* [Work to complete] Scan the entries for "attempts". Every line that holds it is to be copied.

**** The records ****

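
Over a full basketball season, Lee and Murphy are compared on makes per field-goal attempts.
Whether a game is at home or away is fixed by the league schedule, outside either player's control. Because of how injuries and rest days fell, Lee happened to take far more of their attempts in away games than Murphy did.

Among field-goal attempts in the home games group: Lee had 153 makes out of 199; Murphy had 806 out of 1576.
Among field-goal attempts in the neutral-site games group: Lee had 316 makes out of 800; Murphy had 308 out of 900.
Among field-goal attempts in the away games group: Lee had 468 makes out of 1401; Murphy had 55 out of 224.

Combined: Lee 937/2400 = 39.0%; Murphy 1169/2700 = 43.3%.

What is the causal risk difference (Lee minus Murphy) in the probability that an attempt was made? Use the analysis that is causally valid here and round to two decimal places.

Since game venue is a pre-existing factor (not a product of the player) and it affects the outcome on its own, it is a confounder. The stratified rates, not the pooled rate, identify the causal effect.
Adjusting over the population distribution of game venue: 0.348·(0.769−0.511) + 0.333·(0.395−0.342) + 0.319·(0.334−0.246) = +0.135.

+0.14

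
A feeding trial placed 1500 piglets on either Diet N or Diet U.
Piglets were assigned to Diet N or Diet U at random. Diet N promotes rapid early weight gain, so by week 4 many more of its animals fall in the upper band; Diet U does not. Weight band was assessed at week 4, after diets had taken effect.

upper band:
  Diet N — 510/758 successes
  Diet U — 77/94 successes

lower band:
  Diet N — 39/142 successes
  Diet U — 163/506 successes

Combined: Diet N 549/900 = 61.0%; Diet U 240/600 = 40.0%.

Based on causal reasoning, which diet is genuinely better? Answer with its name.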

****

* [Result for this task]
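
Over a full basketball season, Lee and Murphy are compared on makes per field-goal attempts.
Whether a game is at home or away is fixed by the league schedule, outside either player's control. Because of how injuries and rest days fell, Lee happened to take far more of their attempts in away games than Murphy did.
Among field-goal attempts in the home games group: Lee had 153 makes out of 199; Murphy had 806 out of 1576.
Among field-goal attempts in the neutral-site games group: Lee had 316 makes out of 800; Murphy had 308 out of 900.
Among field-goal attempts in the away games group: Lee had 468 makes out of 1401; Murphy had 55 out of 224.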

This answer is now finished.